ACTIVITY - Restate word for word the line containing "In 1964, a wolf" and each line that follows it, through the last line below, and nothing else.

=== Section Start ===

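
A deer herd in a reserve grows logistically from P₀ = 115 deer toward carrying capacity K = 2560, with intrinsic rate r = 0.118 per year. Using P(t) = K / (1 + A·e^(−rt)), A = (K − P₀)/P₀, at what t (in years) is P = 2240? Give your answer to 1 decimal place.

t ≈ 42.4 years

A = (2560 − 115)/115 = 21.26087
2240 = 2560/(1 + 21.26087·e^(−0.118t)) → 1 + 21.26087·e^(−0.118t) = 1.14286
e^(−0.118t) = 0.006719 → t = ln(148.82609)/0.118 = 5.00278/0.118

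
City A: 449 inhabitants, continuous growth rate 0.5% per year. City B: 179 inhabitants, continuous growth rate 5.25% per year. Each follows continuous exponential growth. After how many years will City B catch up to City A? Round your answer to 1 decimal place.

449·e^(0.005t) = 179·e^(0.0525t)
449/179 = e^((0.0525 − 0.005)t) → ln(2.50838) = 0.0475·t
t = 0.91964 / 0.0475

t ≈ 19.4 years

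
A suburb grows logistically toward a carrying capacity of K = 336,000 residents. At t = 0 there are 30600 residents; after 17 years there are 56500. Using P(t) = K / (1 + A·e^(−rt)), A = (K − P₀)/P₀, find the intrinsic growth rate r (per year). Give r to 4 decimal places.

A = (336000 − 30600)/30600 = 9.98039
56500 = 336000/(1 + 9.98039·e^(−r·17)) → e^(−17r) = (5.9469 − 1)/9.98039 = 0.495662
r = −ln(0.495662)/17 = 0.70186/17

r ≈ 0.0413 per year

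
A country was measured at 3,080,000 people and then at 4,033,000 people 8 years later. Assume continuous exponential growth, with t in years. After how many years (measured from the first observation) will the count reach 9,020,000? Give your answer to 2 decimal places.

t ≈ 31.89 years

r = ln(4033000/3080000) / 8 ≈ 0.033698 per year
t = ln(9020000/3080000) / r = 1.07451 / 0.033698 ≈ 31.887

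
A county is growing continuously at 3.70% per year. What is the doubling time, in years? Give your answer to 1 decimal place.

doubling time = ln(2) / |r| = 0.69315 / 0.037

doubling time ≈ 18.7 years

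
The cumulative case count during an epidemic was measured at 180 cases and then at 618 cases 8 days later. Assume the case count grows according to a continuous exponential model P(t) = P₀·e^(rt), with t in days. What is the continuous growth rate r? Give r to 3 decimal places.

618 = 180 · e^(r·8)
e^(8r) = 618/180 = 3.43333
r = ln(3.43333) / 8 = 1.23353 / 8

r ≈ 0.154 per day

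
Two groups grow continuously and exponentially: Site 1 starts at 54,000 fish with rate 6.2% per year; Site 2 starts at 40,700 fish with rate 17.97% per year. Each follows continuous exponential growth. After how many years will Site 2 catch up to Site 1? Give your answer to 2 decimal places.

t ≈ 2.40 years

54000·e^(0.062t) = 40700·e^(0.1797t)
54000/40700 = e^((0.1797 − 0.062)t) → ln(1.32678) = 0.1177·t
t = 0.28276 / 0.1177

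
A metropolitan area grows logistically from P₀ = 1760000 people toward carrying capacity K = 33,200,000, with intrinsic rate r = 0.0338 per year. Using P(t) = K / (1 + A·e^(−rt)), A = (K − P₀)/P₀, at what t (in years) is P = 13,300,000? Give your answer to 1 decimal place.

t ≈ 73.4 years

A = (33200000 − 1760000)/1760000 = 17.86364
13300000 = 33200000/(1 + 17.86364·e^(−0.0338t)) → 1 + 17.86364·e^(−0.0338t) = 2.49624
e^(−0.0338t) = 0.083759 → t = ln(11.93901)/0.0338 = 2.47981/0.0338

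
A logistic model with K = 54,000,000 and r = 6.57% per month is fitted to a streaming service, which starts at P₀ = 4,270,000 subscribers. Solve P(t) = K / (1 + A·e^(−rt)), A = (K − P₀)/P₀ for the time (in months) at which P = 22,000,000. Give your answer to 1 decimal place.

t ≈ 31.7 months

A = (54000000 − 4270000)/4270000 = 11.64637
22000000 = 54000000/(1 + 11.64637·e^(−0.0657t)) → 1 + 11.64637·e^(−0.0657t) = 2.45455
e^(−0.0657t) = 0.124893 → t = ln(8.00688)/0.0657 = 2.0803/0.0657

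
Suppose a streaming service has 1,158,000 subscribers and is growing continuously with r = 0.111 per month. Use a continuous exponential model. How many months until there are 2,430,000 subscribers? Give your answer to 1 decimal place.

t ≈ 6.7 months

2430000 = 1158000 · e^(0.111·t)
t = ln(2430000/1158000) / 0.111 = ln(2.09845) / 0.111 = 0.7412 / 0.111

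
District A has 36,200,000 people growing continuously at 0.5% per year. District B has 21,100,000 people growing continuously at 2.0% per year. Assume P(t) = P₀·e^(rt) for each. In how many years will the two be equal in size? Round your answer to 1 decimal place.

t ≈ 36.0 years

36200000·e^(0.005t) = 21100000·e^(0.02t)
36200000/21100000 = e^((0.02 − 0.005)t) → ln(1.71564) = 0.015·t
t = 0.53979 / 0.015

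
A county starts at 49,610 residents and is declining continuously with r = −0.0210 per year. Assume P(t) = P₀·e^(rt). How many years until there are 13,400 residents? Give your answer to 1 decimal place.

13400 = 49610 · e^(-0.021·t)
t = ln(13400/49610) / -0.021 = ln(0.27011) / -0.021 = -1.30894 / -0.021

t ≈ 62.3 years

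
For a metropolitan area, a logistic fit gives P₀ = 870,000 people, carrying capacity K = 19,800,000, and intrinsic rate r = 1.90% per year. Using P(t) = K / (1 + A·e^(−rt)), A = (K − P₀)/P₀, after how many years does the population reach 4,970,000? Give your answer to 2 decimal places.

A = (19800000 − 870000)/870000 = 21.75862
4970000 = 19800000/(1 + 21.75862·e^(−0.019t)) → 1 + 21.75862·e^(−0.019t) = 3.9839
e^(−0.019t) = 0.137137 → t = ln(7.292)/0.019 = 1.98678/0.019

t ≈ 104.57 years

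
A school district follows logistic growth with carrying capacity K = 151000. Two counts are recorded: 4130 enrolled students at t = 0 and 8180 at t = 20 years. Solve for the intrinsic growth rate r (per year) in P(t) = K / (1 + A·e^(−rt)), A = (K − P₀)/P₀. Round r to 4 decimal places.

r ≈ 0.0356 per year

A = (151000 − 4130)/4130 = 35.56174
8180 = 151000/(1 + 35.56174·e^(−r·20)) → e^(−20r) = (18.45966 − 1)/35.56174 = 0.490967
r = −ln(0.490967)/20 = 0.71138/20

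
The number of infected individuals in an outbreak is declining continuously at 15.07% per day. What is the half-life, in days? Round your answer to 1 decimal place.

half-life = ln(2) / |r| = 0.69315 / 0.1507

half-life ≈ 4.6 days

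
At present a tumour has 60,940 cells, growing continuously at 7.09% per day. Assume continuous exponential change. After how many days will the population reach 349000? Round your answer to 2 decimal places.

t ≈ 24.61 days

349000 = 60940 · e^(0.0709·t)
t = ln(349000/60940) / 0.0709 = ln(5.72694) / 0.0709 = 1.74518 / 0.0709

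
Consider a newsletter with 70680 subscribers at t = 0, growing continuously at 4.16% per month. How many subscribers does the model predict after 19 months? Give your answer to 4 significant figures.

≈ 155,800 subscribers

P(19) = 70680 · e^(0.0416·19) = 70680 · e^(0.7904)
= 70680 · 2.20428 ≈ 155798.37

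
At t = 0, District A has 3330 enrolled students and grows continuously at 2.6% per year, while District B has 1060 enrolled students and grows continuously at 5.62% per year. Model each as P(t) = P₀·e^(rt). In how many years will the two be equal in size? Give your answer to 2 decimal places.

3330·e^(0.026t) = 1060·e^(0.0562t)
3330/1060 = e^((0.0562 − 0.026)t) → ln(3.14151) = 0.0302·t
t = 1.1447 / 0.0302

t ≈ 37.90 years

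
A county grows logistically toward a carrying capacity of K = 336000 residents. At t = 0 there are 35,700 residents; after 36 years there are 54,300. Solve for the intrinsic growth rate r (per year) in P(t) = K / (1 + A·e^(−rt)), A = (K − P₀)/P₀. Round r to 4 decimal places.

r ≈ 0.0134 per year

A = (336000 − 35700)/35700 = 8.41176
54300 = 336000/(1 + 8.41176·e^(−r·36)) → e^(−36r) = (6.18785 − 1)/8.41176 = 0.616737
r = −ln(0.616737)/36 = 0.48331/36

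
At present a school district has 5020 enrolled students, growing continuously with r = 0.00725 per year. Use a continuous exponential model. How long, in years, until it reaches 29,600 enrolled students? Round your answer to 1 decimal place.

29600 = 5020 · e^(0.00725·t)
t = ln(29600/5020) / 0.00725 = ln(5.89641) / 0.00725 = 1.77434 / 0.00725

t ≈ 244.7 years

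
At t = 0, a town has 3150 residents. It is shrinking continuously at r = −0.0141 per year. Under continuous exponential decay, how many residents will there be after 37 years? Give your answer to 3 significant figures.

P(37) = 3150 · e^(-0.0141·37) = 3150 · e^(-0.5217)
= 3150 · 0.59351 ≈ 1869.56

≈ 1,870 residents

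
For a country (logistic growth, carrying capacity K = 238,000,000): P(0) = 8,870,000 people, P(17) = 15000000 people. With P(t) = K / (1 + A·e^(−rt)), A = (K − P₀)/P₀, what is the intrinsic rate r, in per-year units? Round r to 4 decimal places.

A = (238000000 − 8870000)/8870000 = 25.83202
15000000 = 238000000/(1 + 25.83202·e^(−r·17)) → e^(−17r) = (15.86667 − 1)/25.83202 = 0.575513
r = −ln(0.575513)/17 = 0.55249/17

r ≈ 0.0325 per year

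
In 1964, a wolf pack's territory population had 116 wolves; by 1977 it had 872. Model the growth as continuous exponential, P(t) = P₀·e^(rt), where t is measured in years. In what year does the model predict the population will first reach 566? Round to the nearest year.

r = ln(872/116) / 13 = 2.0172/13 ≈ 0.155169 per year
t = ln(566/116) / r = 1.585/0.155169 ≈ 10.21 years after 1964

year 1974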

=== Section End ===

THE COMPLETED TASK -
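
In 1964, a wolf pack's territory population had 116 wolves; by 1977 it had 872. Model the growth as continuous exponential, P(t) = P₀·e^(rt), where t is measured in years. In what year does the model predict the population will first reach 566? Round to the nearest year.

r = ln(872/116) / 13 = 2.0172/13 ≈ 0.155169 per year
t = ln(566/116) / r = 1.585/0.155169 ≈ 10.21 years after 1964

year 1974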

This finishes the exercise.